_PROVIDED MATERIAL:_
################
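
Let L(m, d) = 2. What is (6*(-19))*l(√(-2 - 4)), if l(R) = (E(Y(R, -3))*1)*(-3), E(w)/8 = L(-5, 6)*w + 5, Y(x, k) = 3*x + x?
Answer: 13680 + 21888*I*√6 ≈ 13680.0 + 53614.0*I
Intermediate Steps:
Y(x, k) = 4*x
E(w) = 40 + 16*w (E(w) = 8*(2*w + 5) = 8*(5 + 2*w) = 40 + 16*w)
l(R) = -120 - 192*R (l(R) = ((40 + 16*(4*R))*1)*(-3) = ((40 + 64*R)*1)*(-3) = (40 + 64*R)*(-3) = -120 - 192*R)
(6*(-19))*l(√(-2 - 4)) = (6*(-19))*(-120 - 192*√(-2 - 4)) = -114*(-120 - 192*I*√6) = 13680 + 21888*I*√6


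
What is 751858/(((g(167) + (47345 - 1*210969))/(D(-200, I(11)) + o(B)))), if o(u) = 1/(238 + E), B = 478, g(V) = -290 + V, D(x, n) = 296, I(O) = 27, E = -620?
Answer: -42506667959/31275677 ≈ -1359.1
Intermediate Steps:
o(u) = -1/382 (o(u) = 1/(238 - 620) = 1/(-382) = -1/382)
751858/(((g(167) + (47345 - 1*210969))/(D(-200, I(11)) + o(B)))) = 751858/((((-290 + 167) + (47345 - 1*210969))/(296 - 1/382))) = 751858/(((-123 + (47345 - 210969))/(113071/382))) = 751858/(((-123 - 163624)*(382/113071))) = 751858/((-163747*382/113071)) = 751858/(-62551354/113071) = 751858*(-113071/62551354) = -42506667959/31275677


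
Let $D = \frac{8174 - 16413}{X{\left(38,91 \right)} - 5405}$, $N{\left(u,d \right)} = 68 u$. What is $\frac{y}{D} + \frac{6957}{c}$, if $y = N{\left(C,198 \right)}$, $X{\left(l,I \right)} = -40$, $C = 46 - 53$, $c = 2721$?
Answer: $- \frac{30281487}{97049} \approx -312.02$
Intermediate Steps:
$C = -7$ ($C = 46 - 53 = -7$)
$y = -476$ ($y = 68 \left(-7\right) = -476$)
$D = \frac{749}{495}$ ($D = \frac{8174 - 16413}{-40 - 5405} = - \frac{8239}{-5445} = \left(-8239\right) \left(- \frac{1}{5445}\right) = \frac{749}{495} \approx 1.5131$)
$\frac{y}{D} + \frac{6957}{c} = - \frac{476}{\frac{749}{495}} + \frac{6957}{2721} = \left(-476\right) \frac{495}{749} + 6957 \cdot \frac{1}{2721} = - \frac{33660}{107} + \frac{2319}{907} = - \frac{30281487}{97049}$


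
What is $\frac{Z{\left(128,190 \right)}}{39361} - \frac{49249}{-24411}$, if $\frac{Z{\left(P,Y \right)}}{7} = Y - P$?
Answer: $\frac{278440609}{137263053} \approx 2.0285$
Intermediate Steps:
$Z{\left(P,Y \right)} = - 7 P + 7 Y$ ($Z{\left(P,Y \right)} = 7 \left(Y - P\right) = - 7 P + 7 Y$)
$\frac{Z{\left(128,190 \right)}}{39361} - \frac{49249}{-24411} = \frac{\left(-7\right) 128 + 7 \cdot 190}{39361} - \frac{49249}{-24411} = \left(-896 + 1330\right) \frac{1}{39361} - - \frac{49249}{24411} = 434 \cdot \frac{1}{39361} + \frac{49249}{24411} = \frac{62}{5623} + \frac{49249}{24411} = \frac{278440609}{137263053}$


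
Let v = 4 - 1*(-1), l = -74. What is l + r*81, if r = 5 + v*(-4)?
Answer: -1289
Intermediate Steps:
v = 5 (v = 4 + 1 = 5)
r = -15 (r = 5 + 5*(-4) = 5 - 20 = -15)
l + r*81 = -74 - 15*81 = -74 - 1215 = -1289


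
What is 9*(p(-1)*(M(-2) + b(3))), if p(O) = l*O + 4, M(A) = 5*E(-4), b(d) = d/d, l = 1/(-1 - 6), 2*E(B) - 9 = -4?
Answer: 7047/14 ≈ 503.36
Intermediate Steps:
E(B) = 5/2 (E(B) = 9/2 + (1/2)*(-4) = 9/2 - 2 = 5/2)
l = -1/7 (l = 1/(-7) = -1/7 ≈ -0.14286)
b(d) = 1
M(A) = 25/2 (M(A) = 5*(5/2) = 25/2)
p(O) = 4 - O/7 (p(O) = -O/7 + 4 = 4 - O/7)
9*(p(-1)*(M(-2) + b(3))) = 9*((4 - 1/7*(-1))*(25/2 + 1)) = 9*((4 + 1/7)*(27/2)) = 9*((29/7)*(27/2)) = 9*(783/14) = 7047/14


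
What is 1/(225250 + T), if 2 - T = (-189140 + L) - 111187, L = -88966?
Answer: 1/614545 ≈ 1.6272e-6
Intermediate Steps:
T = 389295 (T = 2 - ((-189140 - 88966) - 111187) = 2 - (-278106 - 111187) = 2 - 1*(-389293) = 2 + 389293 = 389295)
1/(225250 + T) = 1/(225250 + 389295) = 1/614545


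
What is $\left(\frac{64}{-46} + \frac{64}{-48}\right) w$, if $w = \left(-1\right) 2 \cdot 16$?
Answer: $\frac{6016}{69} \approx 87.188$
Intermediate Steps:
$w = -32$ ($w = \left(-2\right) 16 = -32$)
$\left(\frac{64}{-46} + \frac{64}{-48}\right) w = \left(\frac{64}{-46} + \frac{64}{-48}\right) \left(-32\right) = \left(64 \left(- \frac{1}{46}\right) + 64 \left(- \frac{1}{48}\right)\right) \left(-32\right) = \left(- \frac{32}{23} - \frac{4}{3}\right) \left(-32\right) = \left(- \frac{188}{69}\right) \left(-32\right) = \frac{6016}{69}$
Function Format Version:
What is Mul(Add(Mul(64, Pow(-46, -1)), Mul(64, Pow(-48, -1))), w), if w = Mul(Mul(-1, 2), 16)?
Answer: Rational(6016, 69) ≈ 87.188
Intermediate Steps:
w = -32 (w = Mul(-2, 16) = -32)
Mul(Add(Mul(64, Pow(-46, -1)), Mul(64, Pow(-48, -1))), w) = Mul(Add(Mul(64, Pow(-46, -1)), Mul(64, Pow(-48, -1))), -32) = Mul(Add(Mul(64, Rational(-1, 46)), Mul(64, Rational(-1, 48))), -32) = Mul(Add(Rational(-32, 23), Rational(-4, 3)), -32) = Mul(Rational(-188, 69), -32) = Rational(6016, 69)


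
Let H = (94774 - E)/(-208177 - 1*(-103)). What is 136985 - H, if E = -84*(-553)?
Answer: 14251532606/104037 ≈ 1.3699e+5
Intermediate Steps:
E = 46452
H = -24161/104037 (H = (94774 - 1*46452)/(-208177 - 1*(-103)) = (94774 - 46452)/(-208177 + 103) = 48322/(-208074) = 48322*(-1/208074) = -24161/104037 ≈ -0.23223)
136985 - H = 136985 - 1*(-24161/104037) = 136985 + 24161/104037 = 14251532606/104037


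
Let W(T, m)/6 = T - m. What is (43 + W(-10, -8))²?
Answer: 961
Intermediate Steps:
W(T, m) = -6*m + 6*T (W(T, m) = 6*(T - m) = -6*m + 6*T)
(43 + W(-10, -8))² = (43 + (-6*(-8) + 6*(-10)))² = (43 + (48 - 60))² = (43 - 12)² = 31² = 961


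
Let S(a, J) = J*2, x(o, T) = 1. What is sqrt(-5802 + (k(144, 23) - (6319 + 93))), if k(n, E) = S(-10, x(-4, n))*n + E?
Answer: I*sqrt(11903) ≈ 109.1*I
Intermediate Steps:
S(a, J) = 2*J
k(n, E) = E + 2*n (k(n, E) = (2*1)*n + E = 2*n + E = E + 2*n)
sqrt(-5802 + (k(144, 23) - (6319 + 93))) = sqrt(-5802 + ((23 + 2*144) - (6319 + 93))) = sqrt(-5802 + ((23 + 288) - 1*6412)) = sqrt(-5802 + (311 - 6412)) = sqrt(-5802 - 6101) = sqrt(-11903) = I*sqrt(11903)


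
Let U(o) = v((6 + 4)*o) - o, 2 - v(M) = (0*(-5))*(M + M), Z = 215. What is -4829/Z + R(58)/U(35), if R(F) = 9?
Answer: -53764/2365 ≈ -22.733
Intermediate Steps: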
################
Transcribe each line of the data above, unaltered, from the one where "Let H = (94774" appears to the one where "Answer: 14251532606/104037 ≈ 1.3699e+5" appears, inclusive of both.

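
Let H = (94774 - E)/(-208177 - 1*(-103)). What is 136985 - H, if E = -84*(-553)?
Answer: 14251532606/104037 ≈ 1.3699e+5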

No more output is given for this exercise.